Stored items
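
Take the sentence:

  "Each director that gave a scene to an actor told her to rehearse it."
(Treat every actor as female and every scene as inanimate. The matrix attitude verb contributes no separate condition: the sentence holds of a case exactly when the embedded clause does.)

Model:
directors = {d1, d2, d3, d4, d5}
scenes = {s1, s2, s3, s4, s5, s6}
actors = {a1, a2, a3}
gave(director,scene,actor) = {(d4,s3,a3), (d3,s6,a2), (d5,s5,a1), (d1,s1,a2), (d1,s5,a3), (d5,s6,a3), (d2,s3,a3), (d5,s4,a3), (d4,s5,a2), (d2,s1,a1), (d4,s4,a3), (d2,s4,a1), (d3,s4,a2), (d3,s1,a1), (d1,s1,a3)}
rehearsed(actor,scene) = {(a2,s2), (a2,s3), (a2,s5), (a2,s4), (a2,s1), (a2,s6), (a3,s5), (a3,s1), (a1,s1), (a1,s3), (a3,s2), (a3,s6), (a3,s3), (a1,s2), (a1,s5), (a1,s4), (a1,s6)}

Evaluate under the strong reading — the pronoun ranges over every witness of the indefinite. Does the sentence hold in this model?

"her" takes "an actor" as antecedent and "it" takes "a scene"; both are donkey pronouns co-varying with the restrictor.
Strong reading: for every (d,s,a) with gave(d,s,a), rehearsed(a,s).
Restrictor triples: (d1,s1,a2)→rehearsed(a2,s1) ✓  (d1,s1,a3)→rehearsed(a3,s1) ✓  (d1,s5,a3)→rehearsed(a3,s5) ✓  (d2,s1,a1)→rehearsed(a1,s1) ✓  (d2,s3,a3)→rehearsed(a3,s3) ✓  (d2,s4,a1)→rehearsed(a1,s4) ✓  (d3,s1,a1)→rehearsed(a1,s1) ✓  (d3,s4,a2)→rehearsed(a2,s4) ✓  (d3,s6,a2)→rehearsed(a2,s6) ✓  (d4,s3,a3)→rehearsed(a3,s3) ✓  (d4,s4,a3)→rehearsed(a3,s4) ✗  (d4,s5,a2)→rehearsed(a2,s5) ✓  (d5,s4,a3)→rehearsed(a3,s4) ✗  (d5,s5,a1)→rehearsed(a1,s5) ✓  (d5,s6,a3)→rehearsed(a3,s6) ✓
Counterexample: (d4,s4,a3) — rehearsed(a3,s4) does not hold.

False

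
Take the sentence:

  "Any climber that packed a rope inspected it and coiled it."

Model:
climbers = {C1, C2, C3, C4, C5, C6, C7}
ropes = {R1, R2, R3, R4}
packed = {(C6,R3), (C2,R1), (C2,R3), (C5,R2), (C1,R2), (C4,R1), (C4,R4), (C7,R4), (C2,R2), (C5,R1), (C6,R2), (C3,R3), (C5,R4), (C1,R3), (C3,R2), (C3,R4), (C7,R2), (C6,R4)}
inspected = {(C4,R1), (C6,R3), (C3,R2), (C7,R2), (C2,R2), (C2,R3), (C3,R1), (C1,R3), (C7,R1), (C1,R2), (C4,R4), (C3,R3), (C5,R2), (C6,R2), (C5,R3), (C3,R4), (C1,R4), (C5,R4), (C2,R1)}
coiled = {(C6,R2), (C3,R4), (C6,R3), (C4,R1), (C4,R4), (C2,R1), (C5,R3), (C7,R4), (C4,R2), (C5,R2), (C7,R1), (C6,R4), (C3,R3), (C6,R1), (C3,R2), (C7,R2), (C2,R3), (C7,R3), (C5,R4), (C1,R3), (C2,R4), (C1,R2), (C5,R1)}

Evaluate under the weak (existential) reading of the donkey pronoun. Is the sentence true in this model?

True

"it" takes "a rope" as antecedent — a donkey pronoun bound across the clause boundary.
Weak reading: every climber c with some packed-rope has at least one packed-rope r such that inspected(c,r) ∧ coiled(c,r).
Per climber: C1:✓  C2:✓  C3:✓  C4:✓  C5:✓  C6:✓  C7:✓
Every climber in the restrictor has a witness.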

WORK ITEM. Repeat the lines above exactly.

TASK RESULT.
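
Take the sentence:

  "Each director that gave a scene to an actor told her to rehearse it."
(Treat every actor as female and every scene as inanimate. The matrix attitude verb contributes no separate condition: the sentence holds of a case exactly when the embedded clause does.)

Model:
directors = {d1, d2, d3, d4, d5}
scenes = {s1, s2, s3, s4, s5, s6}
actors = {a1, a2, a3}
gave(director,scene,actor) = {(d4,s3,a3), (d3,s6,a2), (d5,s5,a1), (d1,s1,a2), (d1,s5,a3), (d5,s6,a3), (d2,s3,a3), (d5,s4,a3), (d4,s5,a2), (d2,s1,a1), (d4,s4,a3), (d2,s4,a1), (d3,s4,a2), (d3,s1,a1), (d1,s1,a3)}
rehearsed(actor,scene) = {(a2,s2), (a2,s3), (a2,s5), (a2,s4), (a2,s1), (a2,s6), (a3,s5), (a3,s1), (a1,s1), (a1,s3), (a3,s2), (a3,s6), (a3,s3), (a1,s2), (a1,s5), (a1,s4), (a1,s6)}

Evaluate under the strong reading — the pronoun ranges over every witness of the indefinite. Does the sentence hold in this model?

"her" takes "an actor" as antecedent and "it" takes "a scene"; both are donkey pronouns co-varying with the restrictor.
Strong reading: for every (d,s,a) with gave(d,s,a), rehearsed(a,s).
Restrictor triples: (d1,s1,a2)→rehearsed(a2,s1) ✓  (d1,s1,a3)→rehearsed(a3,s1) ✓  (d1,s5,a3)→rehearsed(a3,s5) ✓  (d2,s1,a1)→rehearsed(a1,s1) ✓  (d2,s3,a3)→rehearsed(a3,s3) ✓  (d2,s4,a1)→rehearsed(a1,s4) ✓  (d3,s1,a1)→rehearsed(a1,s1) ✓  (d3,s4,a2)→rehearsed(a2,s4) ✓  (d3,s6,a2)→rehearsed(a2,s6) ✓  (d4,s3,a3)→rehearsed(a3,s3) ✓  (d4,s4,a3)→rehearsed(a3,s4) ✗  (d4,s5,a2)→rehearsed(a2,s5) ✓  (d5,s4,a3)→rehearsed(a3,s4) ✗  (d5,s5,a1)→rehearsed(a1,s5) ✓  (d5,s6,a3)→rehearsed(a3,s6) ✓
Counterexample: (d4,s4,a3) — rehearsed(a3,s4) does not hold.

False

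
Take the sentence:

  "Any climber that packed a rope inspected it and coiled it."

Model:
climbers = {C1, C2, C3, C4, C5, C6, C7}
ropes = {R1, R2, R3, R4}
packed = {(C6,R3), (C2,R1), (C2,R3), (C5,R2), (C1,R2), (C4,R1), (C4,R4), (C7,R4), (C2,R2), (C5,R1), (C6,R2), (C3,R3), (C5,R4), (C1,R3), (C3,R2), (C3,R4), (C7,R2), (C6,R4)}
inspected = {(C4,R1), (C6,R3), (C3,R2), (C7,R2), (C2,R2), (C2,R3), (C3,R1), (C1,R3), (C7,R1), (C1,R2), (C4,R4), (C3,R3), (C5,R2), (C6,R2), (C5,R3), (C3,R4), (C1,R4), (C5,R4), (C2,R1)}
coiled = {(C6,R2), (C3,R4), (C6,R3), (C4,R1), (C4,R4), (C2,R1), (C5,R3), (C7,R4), (C4,R2), (C5,R2), (C7,R1), (C6,R4), (C3,R3), (C6,R1), (C3,R2), (C7,R2), (C2,R3), (C7,R3), (C5,R4), (C1,R3), (C2,R4), (C1,R2), (C5,R1)}

Evaluate under the weak (existential) reading of the donkey pronoun. Is the sentence true in this model?

True

"it" takes "a rope" as antecedent — a donkey pronoun bound across the clause boundary.
Weak reading: every climber c with some packed-rope has at least one packed-rope r such that inspected(c,r) ∧ coiled(c,r).
Per climber: C1:✓  C2:✓  C3:✓  C4:✓  C5:✓  C6:✓  C7:✓
Every climber in the restrictor has a witness.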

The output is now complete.